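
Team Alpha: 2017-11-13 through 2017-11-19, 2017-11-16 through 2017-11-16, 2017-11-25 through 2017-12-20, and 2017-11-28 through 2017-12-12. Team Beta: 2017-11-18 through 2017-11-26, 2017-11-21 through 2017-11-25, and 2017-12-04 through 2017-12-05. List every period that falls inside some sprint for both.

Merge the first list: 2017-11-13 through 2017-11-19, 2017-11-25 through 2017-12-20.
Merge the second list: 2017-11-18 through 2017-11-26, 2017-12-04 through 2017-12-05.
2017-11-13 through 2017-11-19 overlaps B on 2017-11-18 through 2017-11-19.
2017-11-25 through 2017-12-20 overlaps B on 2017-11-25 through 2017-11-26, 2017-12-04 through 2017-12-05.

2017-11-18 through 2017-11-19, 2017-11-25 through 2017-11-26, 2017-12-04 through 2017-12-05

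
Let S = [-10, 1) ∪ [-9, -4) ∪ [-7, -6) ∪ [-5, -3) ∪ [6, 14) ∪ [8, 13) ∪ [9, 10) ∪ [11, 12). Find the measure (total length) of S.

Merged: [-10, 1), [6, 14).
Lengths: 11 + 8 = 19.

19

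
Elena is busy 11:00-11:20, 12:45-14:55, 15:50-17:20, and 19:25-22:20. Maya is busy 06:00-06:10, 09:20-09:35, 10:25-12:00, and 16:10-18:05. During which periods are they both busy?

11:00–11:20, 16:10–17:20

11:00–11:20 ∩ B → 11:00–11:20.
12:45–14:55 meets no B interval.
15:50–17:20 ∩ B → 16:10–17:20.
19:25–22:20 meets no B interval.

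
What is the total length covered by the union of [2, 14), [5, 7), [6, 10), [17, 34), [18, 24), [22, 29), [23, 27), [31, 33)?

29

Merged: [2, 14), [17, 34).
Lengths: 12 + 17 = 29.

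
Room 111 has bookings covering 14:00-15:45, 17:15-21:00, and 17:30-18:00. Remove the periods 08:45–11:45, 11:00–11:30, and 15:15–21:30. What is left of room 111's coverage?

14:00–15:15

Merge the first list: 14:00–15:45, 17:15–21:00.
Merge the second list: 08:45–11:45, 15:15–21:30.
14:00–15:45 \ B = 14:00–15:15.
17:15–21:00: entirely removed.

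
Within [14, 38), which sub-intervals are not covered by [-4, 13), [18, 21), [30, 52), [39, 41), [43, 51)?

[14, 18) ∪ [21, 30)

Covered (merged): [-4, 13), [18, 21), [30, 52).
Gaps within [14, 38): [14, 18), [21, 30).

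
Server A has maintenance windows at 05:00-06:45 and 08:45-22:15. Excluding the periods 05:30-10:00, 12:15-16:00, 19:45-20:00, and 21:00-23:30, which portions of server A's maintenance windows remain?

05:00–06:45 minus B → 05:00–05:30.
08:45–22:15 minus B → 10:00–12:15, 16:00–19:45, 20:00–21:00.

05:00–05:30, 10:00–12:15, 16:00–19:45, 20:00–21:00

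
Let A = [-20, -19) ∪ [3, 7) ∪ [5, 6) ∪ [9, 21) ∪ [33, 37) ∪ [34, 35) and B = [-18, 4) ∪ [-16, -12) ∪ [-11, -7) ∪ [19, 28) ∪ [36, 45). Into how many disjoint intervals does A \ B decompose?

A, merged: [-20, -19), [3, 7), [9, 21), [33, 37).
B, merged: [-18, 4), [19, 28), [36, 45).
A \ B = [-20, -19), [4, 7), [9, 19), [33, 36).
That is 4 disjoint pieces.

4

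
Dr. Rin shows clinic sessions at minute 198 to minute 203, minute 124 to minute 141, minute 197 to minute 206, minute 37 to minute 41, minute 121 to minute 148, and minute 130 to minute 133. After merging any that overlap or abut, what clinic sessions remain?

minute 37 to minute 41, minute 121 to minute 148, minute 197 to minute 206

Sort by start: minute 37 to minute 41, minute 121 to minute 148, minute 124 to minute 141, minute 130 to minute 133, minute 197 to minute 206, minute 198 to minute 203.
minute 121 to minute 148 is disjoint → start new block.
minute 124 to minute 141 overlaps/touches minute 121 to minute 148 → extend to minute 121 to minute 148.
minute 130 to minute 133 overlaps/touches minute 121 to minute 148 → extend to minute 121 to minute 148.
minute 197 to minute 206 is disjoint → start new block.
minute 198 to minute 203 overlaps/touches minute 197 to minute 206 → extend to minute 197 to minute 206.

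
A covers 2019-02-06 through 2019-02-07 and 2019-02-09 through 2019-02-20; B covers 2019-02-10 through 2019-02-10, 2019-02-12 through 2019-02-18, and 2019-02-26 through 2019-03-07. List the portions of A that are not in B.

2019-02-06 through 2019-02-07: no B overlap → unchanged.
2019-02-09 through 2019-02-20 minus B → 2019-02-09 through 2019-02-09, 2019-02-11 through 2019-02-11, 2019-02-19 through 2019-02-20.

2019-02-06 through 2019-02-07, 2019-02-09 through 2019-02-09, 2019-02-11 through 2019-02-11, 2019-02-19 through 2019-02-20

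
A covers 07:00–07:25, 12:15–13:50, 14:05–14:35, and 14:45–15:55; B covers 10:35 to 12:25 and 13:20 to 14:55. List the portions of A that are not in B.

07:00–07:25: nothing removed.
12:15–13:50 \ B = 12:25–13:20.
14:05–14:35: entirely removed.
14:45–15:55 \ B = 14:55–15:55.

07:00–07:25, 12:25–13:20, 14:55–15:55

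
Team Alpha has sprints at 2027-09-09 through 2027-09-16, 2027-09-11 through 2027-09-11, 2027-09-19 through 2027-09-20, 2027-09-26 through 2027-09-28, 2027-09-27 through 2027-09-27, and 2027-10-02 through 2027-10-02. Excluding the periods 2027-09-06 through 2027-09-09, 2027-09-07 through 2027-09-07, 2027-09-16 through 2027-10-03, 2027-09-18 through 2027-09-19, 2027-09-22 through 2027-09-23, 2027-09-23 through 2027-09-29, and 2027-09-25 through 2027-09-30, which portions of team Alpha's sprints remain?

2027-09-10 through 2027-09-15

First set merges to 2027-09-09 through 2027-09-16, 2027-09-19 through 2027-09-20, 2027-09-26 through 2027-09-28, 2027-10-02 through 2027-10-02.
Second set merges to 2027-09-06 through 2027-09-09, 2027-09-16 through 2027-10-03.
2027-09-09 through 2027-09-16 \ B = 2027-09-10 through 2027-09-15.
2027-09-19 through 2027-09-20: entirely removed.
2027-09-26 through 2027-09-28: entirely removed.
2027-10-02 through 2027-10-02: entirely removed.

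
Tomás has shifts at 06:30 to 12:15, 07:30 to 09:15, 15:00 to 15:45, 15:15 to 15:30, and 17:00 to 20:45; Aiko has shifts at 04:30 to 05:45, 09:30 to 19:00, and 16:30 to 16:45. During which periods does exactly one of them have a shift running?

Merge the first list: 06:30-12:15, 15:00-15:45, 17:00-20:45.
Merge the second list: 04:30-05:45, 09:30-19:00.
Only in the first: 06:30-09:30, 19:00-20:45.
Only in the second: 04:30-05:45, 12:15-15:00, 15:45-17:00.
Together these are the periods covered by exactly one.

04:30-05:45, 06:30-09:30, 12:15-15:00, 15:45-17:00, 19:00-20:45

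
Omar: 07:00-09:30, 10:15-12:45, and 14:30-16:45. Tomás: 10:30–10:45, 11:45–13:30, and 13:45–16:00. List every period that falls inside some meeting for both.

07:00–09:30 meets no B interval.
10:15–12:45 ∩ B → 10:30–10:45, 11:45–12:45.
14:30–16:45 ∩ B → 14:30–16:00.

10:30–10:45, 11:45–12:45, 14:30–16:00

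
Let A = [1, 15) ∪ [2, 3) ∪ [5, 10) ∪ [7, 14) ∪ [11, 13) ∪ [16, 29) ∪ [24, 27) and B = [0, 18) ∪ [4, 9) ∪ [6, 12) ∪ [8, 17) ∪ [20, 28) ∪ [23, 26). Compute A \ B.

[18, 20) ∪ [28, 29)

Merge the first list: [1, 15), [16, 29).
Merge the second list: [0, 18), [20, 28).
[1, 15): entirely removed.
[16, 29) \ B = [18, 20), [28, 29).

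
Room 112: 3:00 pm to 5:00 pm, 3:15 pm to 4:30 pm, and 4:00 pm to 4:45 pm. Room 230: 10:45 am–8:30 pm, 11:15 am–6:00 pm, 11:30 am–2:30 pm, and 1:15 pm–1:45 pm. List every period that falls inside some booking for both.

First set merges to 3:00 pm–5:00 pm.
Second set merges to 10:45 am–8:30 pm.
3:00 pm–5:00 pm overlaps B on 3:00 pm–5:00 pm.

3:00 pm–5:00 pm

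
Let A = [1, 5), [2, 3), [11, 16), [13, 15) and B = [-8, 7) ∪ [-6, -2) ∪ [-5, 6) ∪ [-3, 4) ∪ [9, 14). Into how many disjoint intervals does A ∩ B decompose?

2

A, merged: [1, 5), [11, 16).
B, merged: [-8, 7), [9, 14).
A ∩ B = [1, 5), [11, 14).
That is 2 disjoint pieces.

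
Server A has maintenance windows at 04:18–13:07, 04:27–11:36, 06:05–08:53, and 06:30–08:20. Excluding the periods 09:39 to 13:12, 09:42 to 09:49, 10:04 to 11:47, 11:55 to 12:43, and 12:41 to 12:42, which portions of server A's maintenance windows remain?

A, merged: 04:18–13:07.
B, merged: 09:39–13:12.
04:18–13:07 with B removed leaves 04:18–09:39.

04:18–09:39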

....

▶ _Task description_
Write out exactly the final stretch of the listing above, beginning at the line that contains "04:27–11:36, 06:05–08:53, and" and ending at its last line, with nothing added.

▶ _Result of the exercise_
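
Server A has maintenance windows at 04:18–13:07, 04:27–11:36, 06:05–08:53, and 06:30–08:20. Excluding the periods 09:39 to 13:12, 09:42 to 09:49, 10:04 to 11:47, 11:55 to 12:43, and 12:41 to 12:42, which portions of server A's maintenance windows remain?

A, merged: 04:18–13:07.
B, merged: 09:39–13:12.
04:18–13:07 with B removed leaves 04:18–09:39.

04:18–09:39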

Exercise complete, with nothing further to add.